Material for the task
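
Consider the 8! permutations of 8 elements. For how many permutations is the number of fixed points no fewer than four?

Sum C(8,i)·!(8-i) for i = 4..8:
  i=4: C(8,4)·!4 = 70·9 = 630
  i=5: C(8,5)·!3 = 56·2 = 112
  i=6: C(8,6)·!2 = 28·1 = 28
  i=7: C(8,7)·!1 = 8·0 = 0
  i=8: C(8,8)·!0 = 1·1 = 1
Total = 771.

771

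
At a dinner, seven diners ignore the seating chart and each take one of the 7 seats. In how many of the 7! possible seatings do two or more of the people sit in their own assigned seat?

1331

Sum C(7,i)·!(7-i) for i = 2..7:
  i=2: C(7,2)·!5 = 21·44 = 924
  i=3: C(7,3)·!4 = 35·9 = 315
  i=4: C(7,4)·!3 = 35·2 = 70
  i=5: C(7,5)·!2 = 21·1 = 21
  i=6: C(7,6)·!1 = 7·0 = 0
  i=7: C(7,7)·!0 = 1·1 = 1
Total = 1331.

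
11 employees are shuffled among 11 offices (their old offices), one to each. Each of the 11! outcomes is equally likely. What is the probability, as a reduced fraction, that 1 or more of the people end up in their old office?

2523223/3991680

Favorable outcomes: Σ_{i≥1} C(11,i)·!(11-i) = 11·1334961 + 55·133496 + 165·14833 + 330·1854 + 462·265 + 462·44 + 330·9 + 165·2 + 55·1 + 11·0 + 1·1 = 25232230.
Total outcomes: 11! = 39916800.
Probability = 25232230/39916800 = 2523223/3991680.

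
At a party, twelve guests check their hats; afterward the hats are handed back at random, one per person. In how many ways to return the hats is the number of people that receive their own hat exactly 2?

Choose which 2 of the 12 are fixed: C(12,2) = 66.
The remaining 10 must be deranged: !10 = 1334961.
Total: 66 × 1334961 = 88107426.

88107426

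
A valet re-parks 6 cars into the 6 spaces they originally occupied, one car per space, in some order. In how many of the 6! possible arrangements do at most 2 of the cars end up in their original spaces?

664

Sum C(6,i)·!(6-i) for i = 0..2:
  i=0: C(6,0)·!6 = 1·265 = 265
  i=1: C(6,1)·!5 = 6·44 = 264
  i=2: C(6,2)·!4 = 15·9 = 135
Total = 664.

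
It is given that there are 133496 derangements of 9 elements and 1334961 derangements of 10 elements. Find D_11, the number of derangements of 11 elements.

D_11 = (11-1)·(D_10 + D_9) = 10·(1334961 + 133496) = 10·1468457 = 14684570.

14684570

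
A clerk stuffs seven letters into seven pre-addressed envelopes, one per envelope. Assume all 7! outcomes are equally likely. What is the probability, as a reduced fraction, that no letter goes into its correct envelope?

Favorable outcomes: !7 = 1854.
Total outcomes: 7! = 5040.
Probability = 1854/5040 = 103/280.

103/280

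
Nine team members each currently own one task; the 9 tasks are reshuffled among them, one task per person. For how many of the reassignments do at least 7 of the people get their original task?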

...

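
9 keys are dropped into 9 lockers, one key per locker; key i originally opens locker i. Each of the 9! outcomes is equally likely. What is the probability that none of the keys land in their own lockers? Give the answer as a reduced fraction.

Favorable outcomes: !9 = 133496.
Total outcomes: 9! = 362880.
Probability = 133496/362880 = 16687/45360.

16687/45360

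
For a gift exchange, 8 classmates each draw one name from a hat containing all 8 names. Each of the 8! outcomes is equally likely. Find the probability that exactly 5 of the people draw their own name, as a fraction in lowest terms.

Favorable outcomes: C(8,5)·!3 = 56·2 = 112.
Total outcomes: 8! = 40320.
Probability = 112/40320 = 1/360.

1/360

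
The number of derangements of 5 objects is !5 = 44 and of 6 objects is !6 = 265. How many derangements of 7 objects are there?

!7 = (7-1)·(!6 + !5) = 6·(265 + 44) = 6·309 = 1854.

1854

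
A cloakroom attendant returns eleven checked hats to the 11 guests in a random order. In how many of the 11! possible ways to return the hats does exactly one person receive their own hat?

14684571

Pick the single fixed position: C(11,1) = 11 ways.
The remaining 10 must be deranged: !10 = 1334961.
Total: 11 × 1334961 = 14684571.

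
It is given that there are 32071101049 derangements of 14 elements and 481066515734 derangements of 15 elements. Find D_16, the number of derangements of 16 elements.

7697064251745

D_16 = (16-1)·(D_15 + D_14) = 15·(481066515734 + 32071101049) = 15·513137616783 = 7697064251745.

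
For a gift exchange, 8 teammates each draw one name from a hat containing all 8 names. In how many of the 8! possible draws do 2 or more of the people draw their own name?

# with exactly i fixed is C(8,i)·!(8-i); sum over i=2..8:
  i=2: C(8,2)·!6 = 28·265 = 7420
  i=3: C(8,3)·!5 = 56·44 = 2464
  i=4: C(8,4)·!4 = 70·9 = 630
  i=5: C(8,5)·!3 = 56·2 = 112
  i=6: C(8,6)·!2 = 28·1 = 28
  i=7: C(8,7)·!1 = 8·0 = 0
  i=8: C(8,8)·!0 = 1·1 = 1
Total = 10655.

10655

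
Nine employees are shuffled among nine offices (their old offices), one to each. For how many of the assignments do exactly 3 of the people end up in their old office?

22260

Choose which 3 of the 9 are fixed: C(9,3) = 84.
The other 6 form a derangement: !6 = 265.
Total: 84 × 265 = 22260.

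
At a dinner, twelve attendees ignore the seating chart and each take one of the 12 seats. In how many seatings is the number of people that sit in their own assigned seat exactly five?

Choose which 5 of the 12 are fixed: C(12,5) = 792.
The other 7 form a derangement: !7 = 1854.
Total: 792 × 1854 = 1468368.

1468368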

Required work
Could you reproduce exactly the lines of the entries above, from the one with "At a party, twelve" through the one with "Nine team members", and nothing else?

Your solution
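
At a party, twelve guests check their hats; afterward the hats are handed back at random, one per person. In how many ways to return the hats is the number of people that receive their own hat exactly 2?

Choose which 2 of the 12 are fixed: C(12,2) = 66.
The remaining 10 must be deranged: !10 = 1334961.
Total: 66 × 1334961 = 88107426.

88107426

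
A valet re-parks 6 cars into the 6 spaces they originally occupied, one car per space, in some order. In how many of the 6! possible arrangements do at most 2 of the cars end up in their original spaces?

664

Sum C(6,i)·!(6-i) for i = 0..2:
  i=0: C(6,0)·!6 = 1·265 = 265
  i=1: C(6,1)·!5 = 6·44 = 264
  i=2: C(6,2)·!4 = 15·9 = 135
Total = 664.

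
It is given that there are 133496 derangements of 9 elements and 1334961 derangements of 10 elements. Find D_11, the number of derangements of 11 elements.

D_11 = (11-1)·(D_10 + D_9) = 10·(1334961 + 133496) = 10·1468457 = 14684570.

14684570

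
A clerk stuffs seven letters into seven pre-addressed envelopes, one per envelope. Assume all 7! outcomes are equally likely. What is the probability, as a reduced fraction, that no letter goes into its correct envelope?

Favorable outcomes: !7 = 1854.
Total outcomes: 7! = 5040.
Probability = 1854/5040 = 103/280.

103/280

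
Nine team members each currently own one task; the 9 tasks are reshuffled among them, one task per person. For how many of the reassignments do at least 7 of the people get their original task?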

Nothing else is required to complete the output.